## Work required
Show the lines below that contain the string "What".

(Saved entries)
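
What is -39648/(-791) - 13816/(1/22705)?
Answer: -35447221976/113 ≈ -3.1369e+8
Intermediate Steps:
-39648/(-791) - 13816/(1/22705) = -39648*(-1/791) - 13816/1/22705 = 5664/113 - 13816*22705 = 5664/113 - 313692280 = -35447221976/113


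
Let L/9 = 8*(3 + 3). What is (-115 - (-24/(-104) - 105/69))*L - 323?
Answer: -14784145/299 ≈ -49445.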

## Answer
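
What is -39648/(-791) - 13816/(1/22705)?
Let L/9 = 8*(3 + 3). What is (-115 - (-24/(-104) - 105/69))*L - 323?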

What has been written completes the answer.